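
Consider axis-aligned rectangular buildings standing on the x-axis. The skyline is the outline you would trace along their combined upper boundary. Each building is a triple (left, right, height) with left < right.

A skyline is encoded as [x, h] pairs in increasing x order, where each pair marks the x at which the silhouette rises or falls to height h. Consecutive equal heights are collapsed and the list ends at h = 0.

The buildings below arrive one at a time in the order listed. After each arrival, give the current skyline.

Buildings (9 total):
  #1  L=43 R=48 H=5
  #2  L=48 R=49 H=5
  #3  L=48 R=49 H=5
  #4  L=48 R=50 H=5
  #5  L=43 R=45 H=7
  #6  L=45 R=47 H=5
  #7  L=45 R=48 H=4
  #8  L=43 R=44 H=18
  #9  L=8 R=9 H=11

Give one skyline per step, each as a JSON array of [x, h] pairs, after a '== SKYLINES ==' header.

== SKYLINES ==
[[43,5],[48,0]]
[[43,5],[49,0]]
[[43,5],[49,0]]
[[43,5],[50,0]]
[[43,7],[45,5],[50,0]]
[[43,7],[45,5],[50,0]]
[[43,7],[45,5],[50,0]]
[[43,18],[44,7],[45,5],[50,0]]
[[8,11],[9,0],[43,18],[44,7],[45,5],[50,0]]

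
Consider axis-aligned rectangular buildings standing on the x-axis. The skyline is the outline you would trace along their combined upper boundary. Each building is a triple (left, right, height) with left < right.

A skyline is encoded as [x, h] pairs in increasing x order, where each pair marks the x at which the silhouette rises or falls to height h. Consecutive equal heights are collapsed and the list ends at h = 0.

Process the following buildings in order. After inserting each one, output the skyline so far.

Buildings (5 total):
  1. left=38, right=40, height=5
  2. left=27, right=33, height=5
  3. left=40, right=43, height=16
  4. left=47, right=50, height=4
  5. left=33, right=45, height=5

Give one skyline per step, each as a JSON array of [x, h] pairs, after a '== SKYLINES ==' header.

== SKYLINES ==
[[38,5],[40,0]]
[[27,5],[33,0],[38,5],[40,0]]
[[27,5],[33,0],[38,5],[40,16],[43,0]]
[[27,5],[33,0],[38,5],[40,16],[43,0],[47,4],[50,0]]
[[27,5],[40,16],[43,5],[45,0],[47,4],[50,0]]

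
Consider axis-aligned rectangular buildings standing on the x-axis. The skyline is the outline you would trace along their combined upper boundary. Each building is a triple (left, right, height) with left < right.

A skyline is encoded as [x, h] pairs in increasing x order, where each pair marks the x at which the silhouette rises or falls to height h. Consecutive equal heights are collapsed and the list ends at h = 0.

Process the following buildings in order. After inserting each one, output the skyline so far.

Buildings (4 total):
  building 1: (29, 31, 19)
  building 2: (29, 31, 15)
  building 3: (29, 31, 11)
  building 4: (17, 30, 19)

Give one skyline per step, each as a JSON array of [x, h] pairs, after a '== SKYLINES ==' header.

== SKYLINES ==
[[29,19],[31,0]]
[[29,19],[31,0]]
[[29,19],[31,0]]
[[17,19],[31,0]]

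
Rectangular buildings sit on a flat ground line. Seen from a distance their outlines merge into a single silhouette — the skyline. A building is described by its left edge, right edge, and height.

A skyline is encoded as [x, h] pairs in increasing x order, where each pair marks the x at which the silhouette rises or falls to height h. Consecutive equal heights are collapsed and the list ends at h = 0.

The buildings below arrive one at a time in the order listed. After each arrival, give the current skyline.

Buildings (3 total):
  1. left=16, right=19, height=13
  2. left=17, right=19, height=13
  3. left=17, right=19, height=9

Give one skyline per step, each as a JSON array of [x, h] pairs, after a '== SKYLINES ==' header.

== SKYLINES ==
[[16,13],[19,0]]
[[16,13],[19,0]]
[[16,13],[19,0]]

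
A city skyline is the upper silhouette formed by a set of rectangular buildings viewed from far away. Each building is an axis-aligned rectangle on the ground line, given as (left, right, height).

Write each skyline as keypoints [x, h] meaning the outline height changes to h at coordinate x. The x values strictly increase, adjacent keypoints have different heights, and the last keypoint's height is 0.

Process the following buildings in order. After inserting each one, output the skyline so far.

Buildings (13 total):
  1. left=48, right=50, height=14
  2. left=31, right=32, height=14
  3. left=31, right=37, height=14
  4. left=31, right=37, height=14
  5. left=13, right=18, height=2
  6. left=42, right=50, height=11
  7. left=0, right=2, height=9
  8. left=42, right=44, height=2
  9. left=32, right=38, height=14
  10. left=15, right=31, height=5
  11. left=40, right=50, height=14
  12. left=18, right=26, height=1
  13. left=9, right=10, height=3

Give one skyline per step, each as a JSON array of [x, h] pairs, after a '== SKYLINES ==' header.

== SKYLINES ==
[[48,14],[50,0]]
[[31,14],[32,0],[48,14],[50,0]]
[[31,14],[37,0],[48,14],[50,0]]
[[31,14],[37,0],[48,14],[50,0]]
[[13,2],[18,0],[31,14],[37,0],[48,14],[50,0]]
[[13,2],[18,0],[31,14],[37,0],[42,11],[48,14],[50,0]]
[[0,9],[2,0],[13,2],[18,0],[31,14],[37,0],[42,11],[48,14],[50,0]]
[[0,9],[2,0],[13,2],[18,0],[31,14],[37,0],[42,11],[48,14],[50,0]]
[[0,9],[2,0],[13,2],[18,0],[31,14],[38,0],[42,11],[48,14],[50,0]]
[[0,9],[2,0],[13,2],[15,5],[31,14],[38,0],[42,11],[48,14],[50,0]]
[[0,9],[2,0],[13,2],[15,5],[31,14],[38,0],[40,14],[50,0]]
[[0,9],[2,0],[13,2],[15,5],[31,14],[38,0],[40,14],[50,0]]
[[0,9],[2,0],[9,3],[10,0],[13,2],[15,5],[31,14],[38,0],[40,14],[50,0]]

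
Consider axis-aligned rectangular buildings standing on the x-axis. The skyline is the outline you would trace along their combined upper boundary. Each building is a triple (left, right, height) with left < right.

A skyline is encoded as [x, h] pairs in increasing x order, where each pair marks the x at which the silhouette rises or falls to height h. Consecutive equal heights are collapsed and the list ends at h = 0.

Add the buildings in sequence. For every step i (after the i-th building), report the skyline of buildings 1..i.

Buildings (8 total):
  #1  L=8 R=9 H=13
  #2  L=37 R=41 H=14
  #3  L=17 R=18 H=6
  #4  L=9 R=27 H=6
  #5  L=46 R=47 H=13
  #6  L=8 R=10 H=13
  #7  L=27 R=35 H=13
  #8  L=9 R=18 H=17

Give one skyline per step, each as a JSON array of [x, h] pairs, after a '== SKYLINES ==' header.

== SKYLINES ==
[[8,13],[9,0]]
[[8,13],[9,0],[37,14],[41,0]]
[[8,13],[9,0],[17,6],[18,0],[37,14],[41,0]]
[[8,13],[9,6],[27,0],[37,14],[41,0]]
[[8,13],[9,6],[27,0],[37,14],[41,0],[46,13],[47,0]]
[[8,13],[10,6],[27,0],[37,14],[41,0],[46,13],[47,0]]
[[8,13],[10,6],[27,13],[35,0],[37,14],[41,0],[46,13],[47,0]]
[[8,13],[9,17],[18,6],[27,13],[35,0],[37,14],[41,0],[46,13],[47,0]]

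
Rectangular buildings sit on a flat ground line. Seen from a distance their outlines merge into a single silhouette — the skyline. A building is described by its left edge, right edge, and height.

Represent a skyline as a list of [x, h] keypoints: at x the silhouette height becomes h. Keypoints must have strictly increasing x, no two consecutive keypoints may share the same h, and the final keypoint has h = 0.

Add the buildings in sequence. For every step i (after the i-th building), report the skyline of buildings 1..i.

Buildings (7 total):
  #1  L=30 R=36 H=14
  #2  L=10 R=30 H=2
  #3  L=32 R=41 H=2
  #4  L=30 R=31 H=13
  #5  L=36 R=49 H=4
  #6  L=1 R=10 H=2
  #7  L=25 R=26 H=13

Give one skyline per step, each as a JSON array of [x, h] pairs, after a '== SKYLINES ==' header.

== SKYLINES ==
[[30,14],[36,0]]
[[10,2],[30,14],[36,0]]
[[10,2],[30,14],[36,2],[41,0]]
[[10,2],[30,14],[36,2],[41,0]]
[[10,2],[30,14],[36,4],[49,0]]
[[1,2],[30,14],[36,4],[49,0]]
[[1,2],[25,13],[26,2],[30,14],[36,4],[49,0]]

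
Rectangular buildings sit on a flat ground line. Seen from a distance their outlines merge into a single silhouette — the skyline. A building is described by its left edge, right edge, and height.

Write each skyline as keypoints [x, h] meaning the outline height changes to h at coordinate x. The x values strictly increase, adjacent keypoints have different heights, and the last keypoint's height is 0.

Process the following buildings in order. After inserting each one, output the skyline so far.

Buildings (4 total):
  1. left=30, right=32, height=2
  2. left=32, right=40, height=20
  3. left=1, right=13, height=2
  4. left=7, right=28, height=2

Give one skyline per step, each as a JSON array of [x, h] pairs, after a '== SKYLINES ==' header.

== SKYLINES ==
[[30,2],[32,0]]
[[30,2],[32,20],[40,0]]
[[1,2],[13,0],[30,2],[32,20],[40,0]]
[[1,2],[28,0],[30,2],[32,20],[40,0]]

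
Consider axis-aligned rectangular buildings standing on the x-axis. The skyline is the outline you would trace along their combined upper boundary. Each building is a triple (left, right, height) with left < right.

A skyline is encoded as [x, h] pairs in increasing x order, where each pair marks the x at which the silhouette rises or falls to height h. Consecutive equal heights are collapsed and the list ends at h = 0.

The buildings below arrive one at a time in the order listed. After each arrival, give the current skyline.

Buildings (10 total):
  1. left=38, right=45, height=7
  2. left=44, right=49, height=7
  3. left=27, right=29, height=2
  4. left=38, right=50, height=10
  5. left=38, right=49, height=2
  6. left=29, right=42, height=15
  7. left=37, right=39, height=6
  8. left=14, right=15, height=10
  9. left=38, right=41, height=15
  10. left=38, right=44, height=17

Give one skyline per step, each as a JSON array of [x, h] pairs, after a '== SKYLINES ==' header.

== SKYLINES ==
[[38,7],[45,0]]
[[38,7],[49,0]]
[[27,2],[29,0],[38,7],[49,0]]
[[27,2],[29,0],[38,10],[50,0]]
[[27,2],[29,0],[38,10],[50,0]]
[[27,2],[29,15],[42,10],[50,0]]
[[27,2],[29,15],[42,10],[50,0]]
[[14,10],[15,0],[27,2],[29,15],[42,10],[50,0]]
[[14,10],[15,0],[27,2],[29,15],[42,10],[50,0]]
[[14,10],[15,0],[27,2],[29,15],[38,17],[44,10],[50,0]]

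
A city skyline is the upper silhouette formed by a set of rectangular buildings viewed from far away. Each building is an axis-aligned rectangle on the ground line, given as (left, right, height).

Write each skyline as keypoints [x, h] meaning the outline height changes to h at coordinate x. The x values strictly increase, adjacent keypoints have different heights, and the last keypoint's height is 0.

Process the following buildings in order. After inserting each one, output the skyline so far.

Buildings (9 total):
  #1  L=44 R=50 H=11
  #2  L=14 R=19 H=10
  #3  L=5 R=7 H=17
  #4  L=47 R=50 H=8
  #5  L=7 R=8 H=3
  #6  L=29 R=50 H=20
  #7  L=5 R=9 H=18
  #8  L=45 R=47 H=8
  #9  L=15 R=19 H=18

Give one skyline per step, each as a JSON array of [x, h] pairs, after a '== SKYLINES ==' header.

== SKYLINES ==
[[44,11],[50,0]]
[[14,10],[19,0],[44,11],[50,0]]
[[5,17],[7,0],[14,10],[19,0],[44,11],[50,0]]
[[5,17],[7,0],[14,10],[19,0],[44,11],[50,0]]
[[5,17],[7,3],[8,0],[14,10],[19,0],[44,11],[50,0]]
[[5,17],[7,3],[8,0],[14,10],[19,0],[29,20],[50,0]]
[[5,18],[9,0],[14,10],[19,0],[29,20],[50,0]]
[[5,18],[9,0],[14,10],[19,0],[29,20],[50,0]]
[[5,18],[9,0],[14,10],[15,18],[19,0],[29,20],[50,0]]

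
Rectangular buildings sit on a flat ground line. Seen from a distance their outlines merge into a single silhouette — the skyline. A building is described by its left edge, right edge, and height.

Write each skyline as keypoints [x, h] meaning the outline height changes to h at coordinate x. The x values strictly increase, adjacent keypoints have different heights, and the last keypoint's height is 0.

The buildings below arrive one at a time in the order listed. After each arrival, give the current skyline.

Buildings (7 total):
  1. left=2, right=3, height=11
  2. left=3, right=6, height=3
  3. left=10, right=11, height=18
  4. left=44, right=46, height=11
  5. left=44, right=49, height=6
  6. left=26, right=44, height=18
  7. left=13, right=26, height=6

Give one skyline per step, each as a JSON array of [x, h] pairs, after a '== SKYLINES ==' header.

== SKYLINES ==
[[2,11],[3,0]]
[[2,11],[3,3],[6,0]]
[[2,11],[3,3],[6,0],[10,18],[11,0]]
[[2,11],[3,3],[6,0],[10,18],[11,0],[44,11],[46,0]]
[[2,11],[3,3],[6,0],[10,18],[11,0],[44,11],[46,6],[49,0]]
[[2,11],[3,3],[6,0],[10,18],[11,0],[26,18],[44,11],[46,6],[49,0]]
[[2,11],[3,3],[6,0],[10,18],[11,0],[13,6],[26,18],[44,11],[46,6],[49,0]]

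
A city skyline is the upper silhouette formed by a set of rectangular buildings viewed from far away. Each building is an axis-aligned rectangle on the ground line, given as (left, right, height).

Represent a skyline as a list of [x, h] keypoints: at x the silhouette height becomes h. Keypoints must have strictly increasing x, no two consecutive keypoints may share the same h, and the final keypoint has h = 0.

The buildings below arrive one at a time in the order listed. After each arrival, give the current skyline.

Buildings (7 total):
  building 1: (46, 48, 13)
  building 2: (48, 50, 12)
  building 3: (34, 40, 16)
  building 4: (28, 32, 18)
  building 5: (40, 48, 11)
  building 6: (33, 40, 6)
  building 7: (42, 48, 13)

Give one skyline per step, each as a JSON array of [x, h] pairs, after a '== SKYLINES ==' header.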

----------------------------------------

• _Task goal_
Everything from the first line of the data through the line holding "L=45 R=48 H=4" should be output exactly, and no other lines.

• _Answer to the problem_
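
Consider axis-aligned rectangular buildings standing on the x-axis. The skyline is the outline you would trace along their combined upper boundary. Each building is a triple (left, right, height) with left < right.

A skyline is encoded as [x, h] pairs in increasing x order, where each pair marks the x at which the silhouette rises or falls to height h. Consecutive equal heights are collapsed and the list ends at h = 0.

The buildings below arrive one at a time in the order listed. After each arrival, give the current skyline.

Buildings (9 total):
  #1  L=43 R=48 H=5
  #2  L=48 R=49 H=5
  #3  L=48 R=49 H=5
  #4  L=48 R=50 H=5
  #5  L=43 R=45 H=7
  #6  L=45 R=47 H=5
  #7  L=45 R=48 H=4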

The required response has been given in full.